### Collected data
┄┄┄┄┄┄┄┄┄┄
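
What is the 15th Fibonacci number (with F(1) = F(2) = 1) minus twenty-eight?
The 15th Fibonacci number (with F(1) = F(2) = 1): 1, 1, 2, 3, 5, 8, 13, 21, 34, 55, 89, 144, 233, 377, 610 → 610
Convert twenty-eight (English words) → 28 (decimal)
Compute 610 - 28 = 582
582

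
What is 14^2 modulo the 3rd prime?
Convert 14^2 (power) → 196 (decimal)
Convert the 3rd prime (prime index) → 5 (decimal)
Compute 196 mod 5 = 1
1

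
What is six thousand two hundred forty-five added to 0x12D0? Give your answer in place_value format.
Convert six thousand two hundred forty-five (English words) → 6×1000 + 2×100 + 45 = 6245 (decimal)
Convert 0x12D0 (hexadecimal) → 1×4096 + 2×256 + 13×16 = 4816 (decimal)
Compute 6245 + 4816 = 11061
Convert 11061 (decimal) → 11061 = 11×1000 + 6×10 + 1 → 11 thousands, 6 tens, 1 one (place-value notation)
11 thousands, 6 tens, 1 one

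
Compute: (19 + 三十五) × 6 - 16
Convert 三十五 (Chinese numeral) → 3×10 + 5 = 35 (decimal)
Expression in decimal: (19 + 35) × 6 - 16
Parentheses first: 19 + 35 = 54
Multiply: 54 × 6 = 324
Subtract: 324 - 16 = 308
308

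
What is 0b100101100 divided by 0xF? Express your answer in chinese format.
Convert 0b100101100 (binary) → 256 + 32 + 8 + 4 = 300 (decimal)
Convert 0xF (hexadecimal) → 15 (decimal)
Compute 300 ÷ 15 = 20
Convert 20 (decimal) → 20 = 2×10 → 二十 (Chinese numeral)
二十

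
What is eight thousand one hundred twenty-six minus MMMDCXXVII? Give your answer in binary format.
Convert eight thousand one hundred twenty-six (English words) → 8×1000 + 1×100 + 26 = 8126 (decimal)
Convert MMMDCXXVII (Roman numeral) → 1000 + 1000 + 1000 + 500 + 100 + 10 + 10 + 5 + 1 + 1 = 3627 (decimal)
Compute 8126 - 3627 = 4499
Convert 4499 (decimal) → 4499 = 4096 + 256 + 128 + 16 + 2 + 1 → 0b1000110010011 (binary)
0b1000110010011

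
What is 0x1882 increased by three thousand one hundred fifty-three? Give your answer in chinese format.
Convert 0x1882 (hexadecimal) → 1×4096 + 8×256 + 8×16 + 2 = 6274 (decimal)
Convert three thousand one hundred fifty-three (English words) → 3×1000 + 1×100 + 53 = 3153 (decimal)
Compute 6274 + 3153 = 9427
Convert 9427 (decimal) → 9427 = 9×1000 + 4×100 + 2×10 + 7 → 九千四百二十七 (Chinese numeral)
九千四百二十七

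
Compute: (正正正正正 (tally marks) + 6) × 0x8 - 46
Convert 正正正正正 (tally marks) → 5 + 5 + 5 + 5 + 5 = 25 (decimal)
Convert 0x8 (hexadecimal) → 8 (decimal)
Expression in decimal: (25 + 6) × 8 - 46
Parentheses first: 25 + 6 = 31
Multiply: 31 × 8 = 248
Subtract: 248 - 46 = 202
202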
┄┄┄┄┄┄┄┄┄┄
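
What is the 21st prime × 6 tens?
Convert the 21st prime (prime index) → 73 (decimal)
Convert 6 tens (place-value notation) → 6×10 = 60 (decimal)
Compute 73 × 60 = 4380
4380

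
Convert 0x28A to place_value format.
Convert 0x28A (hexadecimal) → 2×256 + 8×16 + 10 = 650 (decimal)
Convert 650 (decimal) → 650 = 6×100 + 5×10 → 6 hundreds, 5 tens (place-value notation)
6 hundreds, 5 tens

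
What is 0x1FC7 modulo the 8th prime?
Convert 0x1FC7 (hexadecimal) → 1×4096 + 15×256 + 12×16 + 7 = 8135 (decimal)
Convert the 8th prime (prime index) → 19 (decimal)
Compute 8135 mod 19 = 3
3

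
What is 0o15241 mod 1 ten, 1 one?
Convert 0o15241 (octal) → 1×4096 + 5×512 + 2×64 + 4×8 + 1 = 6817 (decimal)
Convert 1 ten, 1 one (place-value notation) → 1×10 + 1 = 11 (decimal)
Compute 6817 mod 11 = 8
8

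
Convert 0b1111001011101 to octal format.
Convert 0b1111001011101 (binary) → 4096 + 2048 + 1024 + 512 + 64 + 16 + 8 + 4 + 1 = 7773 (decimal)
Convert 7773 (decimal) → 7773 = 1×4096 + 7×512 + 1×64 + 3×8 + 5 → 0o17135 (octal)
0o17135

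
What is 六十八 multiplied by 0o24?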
┄┄┄┄┄┄┄┄┄┄
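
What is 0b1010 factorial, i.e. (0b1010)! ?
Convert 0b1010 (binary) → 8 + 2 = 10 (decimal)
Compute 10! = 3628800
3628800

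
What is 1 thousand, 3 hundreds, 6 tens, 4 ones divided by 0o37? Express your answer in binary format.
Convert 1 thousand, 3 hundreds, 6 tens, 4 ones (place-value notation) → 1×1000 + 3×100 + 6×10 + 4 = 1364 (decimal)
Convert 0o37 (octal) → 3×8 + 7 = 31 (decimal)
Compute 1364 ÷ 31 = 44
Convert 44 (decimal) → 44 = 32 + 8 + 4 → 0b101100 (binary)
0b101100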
┄┄┄┄┄┄┄┄┄┄
### TASK ITEM
Among the records above, repeat exactly the line with "Convert 0x28A to place_value format.", the line with "What is 六十八 multiplied by 0o24?", and every line in between, and only those.

### RESPONSE FOR THIS EXERCISE
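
Convert 0x28A to place_value format.
Convert 0x28A (hexadecimal) → 2×256 + 8×16 + 10 = 650 (decimal)
Convert 650 (decimal) → 650 = 6×100 + 5×10 → 6 hundreds, 5 tens (place-value notation)
6 hundreds, 5 tens

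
What is 0x1FC7 modulo the 8th prime?
Convert 0x1FC7 (hexadecimal) → 1×4096 + 15×256 + 12×16 + 7 = 8135 (decimal)
Convert the 8th prime (prime index) → 19 (decimal)
Compute 8135 mod 19 = 3
3

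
What is 0o15241 mod 1 ten, 1 one?
Convert 0o15241 (octal) → 1×4096 + 5×512 + 2×64 + 4×8 + 1 = 6817 (decimal)
Convert 1 ten, 1 one (place-value notation) → 1×10 + 1 = 11 (decimal)
Compute 6817 mod 11 = 8
8

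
Convert 0b1111001011101 to octal format.
Convert 0b1111001011101 (binary) → 4096 + 2048 + 1024 + 512 + 64 + 16 + 8 + 4 + 1 = 7773 (decimal)
Convert 7773 (decimal) → 7773 = 1×4096 + 7×512 + 1×64 + 3×8 + 5 → 0o17135 (octal)
0o17135

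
What is 六十八 multiplied by 0o24?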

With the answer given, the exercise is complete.